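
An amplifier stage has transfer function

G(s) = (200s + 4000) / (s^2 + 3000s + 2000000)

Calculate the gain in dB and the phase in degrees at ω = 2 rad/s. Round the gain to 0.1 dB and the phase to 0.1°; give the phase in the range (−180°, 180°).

Substitute s = j2:
Numerator: 200(j2) + 4000 = 4000 + j400
Denominator: (j2)^2 + 3000(j2) + 2000000 = 1999996 + j6000
|N| = √(4000² + 400²) ≈ 4020, ∠N ≈ 5.71°
|D| = √(1999996² + 6000²) ≈ 2e+06, ∠D ≈ 0.17°
|G| = 4020 / 2e+06 ≈ 0.00201
Gain = 20 log₁₀(0.00201) ≈ -53.94 dB
∠G = 5.71° − 0.17° = 5.54°

-53.9 dB, 5.5°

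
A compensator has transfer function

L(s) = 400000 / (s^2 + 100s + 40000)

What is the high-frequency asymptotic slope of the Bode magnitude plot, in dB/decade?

-40 dB/decade

Each pole contributes −20 dB/decade at high frequency; each zero contributes +20 dB/decade.
Net: 0 zero(s) − 2 pole(s) → -40 dB/decade.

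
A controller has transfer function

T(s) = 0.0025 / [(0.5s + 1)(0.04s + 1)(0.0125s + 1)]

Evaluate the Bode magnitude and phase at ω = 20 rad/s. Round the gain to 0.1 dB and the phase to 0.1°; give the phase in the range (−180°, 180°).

At ω = 20 rad/s:
pole (1 + j20·0.5) = 1 + j10 → |·| ≈ 10.05, ∠ ≈ 84.29°
pole (1 + j20·0.04) = 1 + j0.8 → |·| ≈ 1.2806, ∠ ≈ 38.66°
pole (1 + j20·0.0125) = 1 + j0.25 → |·| ≈ 1.0308, ∠ ≈ 14.04°
|T| = 0.0025 · 1 / (10.05 · 1.2806 · 1.0308) ≈ 0.00018845
Gain = 20 log₁₀(0.00018845) ≈ -74.50 dB
∠T = (0°) − (84.29° + 38.66° + 14.04°) = -136.99°

-74.5 dB, -137.0°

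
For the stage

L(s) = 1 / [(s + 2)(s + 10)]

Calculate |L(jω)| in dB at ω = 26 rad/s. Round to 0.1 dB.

At s = jω = j26:
pole (s+2): 2 + j26 → |·| = √(2²+26²) = √680 ≈ 26.077, ∠ = arctan(26/2) ≈ 85.60°
pole (s+10): 10 + j26 → |·| = √(10²+26²) = √776 ≈ 27.857, ∠ = arctan(26/10) ≈ 68.96°
|L| = 1 / 726.43 ≈ 0.0013766
Gain = 20 log₁₀(0.0013766) ≈ -57.22 dB

-57.2 dB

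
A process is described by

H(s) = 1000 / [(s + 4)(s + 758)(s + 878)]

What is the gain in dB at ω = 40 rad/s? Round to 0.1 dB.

At s = jω = j40:
pole (s+4): 4 + j40 → |·| = √(4²+40²) = √1616 ≈ 40.2, ∠ = arctan(40/4) ≈ 84.29°
pole (s+758): 758 + j40 → |·| = √(758²+40²) = √576164 ≈ 759.05, ∠ = arctan(40/758) ≈ 3.02°
pole (s+878): 878 + j40 → |·| = √(878²+40²) = √772484 ≈ 878.91, ∠ = arctan(40/878) ≈ 2.61°
|H| = 1000 / 2.6819e+07 ≈ 3.7287e-05
Gain = 20 log₁₀(3.7287e-05) ≈ -88.57 dB

-88.6 dB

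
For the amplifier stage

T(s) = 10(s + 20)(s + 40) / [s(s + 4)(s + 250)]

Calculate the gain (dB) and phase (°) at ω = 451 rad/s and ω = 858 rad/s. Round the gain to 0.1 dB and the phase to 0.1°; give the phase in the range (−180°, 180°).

At s = jω = j451:
zero (s+20): 20 + j451 → |·| = √(20²+451²) = √203801 ≈ 451.44, ∠ = arctan(451/20) ≈ 87.46°
zero (s+40): 40 + j451 → |·| = √(40²+451²) = √205001 ≈ 452.77, ∠ = arctan(451/40) ≈ 84.93°
pole (s+4): 4 + j451 → |·| = √(4²+451²) = √203417 ≈ 451.02, ∠ = arctan(451/4) ≈ 89.49°
pole (s+250): 250 + j451 → |·| = √(250²+451²) = √265901 ≈ 515.66, ∠ = arctan(451/250) ≈ 61.00°
pole at origin: |s| = 451, ∠ = 90.00° (in denominator)
|T| = 10 · 2.044e+05 / 1.0489e+08 ≈ 0.019487
Gain = 20 log₁₀(0.019487) ≈ -34.21 dB
∠T = 172.39° − 240.49° = -68.10°

At s = jω = j858:
zero (s+20): 20 + j858 → |·| = √(20²+858²) = √736564 ≈ 858.23, ∠ = arctan(858/20) ≈ 88.66°
zero (s+40): 40 + j858 → |·| = √(40²+858²) = √737764 ≈ 858.93, ∠ = arctan(858/40) ≈ 87.33°
pole (s+4): 4 + j858 → |·| = √(4²+858²) = √736180 ≈ 858.01, ∠ = arctan(858/4) ≈ 89.73°
pole (s+250): 250 + j858 → |·| = √(250²+858²) = √798664 ≈ 893.68, ∠ = arctan(858/250) ≈ 73.76°
pole at origin: |s| = 858, ∠ = 90.00° (in denominator)
|T| = 10 · 7.3716e+05 / 6.579e+08 ≈ 0.011205
Gain = 20 log₁₀(0.011205) ≈ -39.01 dB
∠T = 175.99° − 253.49° = -77.50°

ω = 451: -34.2 dB, -68.1°; ω = 858: -39.0 dB, -77.5°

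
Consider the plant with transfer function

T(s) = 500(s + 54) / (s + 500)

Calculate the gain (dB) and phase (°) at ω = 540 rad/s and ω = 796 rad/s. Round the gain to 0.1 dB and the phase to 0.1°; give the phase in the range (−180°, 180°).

At s = jω = j540:
zero (s+54): 54 + j540 → |·| = √(54²+540²) = √294516 ≈ 542.69, ∠ = arctan(540/54) ≈ 84.29°
pole (s+500): 500 + j540 → |·| = √(500²+540²) = √541600 ≈ 735.93, ∠ = arctan(540/500) ≈ 47.20°
|T| = 500 · 542.69 / 735.93 ≈ 368.71
Gain = 20 log₁₀(368.71) ≈ 51.33 dB
∠T = 84.29° − 47.20° = 37.09°

At s = jω = j796:
zero (s+54): 54 + j796 → |·| = √(54²+796²) = √636532 ≈ 797.83, ∠ = arctan(796/54) ≈ 86.12°
pole (s+500): 500 + j796 → |·| = √(500²+796²) = √883616 ≈ 940.01, ∠ = arctan(796/500) ≈ 57.87°
|T| = 500 · 797.83 / 940.01 ≈ 424.37
Gain = 20 log₁₀(424.37) ≈ 52.55 dB
∠T = 86.12° − 57.87° = 28.25°

ω = 540: 51.3 dB, 37.1°; ω = 796: 52.6 dB, 28.3°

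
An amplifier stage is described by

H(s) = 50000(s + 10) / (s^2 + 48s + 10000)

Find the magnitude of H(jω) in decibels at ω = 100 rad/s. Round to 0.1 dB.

At s = jω = j100:
zero (s+10): 10 + j100 → |·| = √(10²+100²) = √10100 ≈ 100.5, ∠ = arctan(100/10) ≈ 84.29°
quadratic: (j100)² + 48·j100 + 10000 = 0 + j4800 → |·| ≈ 4800, ∠ ≈ 90.00°
|H| = 50000 · 100.5 / 4800 ≈ 1046.9
Gain = 20 log₁₀(1046.9) ≈ 60.40 dB

60.4 dB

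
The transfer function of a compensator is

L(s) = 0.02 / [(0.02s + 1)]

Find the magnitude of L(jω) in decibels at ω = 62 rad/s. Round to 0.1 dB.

At ω = 62 rad/s:
pole (1 + j62·0.02) = 1 + j1.24 → |·| ≈ 1.593, ∠ ≈ 51.12°
|L| = 0.02 · 1 / (1.593) ≈ 0.012555
Gain = 20 log₁₀(0.012555) ≈ -38.02 dB

-38.0 dB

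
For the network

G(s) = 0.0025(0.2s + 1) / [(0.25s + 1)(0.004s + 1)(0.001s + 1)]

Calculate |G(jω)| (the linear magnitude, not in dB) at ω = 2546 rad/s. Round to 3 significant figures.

7.15e-05

At ω = 2546 rad/s:
zero (1 + j2546·0.2) = 1 + j509.2 → |·| ≈ 509.2, ∠ ≈ 89.89°
pole (1 + j2546·0.25) = 1 + j636.5 → |·| ≈ 636.5, ∠ ≈ 89.91°
pole (1 + j2546·0.004) = 1 + j10.184 → |·| ≈ 10.233, ∠ ≈ 84.39°
pole (1 + j2546·0.001) = 1 + j2.546 → |·| ≈ 2.7353, ∠ ≈ 68.56°
|G| = 0.0025 · 509.2 / (636.5 · 10.233 · 2.7353) ≈ 7.1453e-05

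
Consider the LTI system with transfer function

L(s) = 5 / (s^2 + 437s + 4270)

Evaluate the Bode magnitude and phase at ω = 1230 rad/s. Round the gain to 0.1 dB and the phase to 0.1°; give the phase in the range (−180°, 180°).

-110.1 dB, -160.4°

Substitute s = j1230:
Numerator: 5 = 5 + j0
Denominator: (j1230)^2 + 437(j1230) + 4270 = -1508630 + j537510
|N| = √(5² + 0²) ≈ 5, ∠N ≈ 0.00°
|D| = √(1508630² + 537510²) ≈ 1.6015e+06, ∠D ≈ 160.39°
|L| = 5 / 1.6015e+06 ≈ 3.1221e-06
Gain = 20 log₁₀(3.1221e-06) ≈ -110.11 dB
∠L = 0.00° − 160.39° = -160.39°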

------------------------------------

In the listing above, please copy exactly the lines from the first through the one that contains "A compensator has transfer function", and no others.

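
An amplifier stage has transfer function

G(s) = (200s + 4000) / (s^2 + 3000s + 2000000)

Calculate the gain in dB and the phase in degrees at ω = 2 rad/s. Round the gain to 0.1 dB and the phase to 0.1°; give the phase in the range (−180°, 180°).

Substitute s = j2:
Numerator: 200(j2) + 4000 = 4000 + j400
Denominator: (j2)^2 + 3000(j2) + 2000000 = 1999996 + j6000
|N| = √(4000² + 400²) ≈ 4020, ∠N ≈ 5.71°
|D| = √(1999996² + 6000²) ≈ 2e+06, ∠D ≈ 0.17°
|G| = 4020 / 2e+06 ≈ 0.00201
Gain = 20 log₁₀(0.00201) ≈ -53.94 dB
∠G = 5.71° − 0.17° = 5.54°

-53.9 dB, 5.5°

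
A compensator has transfer function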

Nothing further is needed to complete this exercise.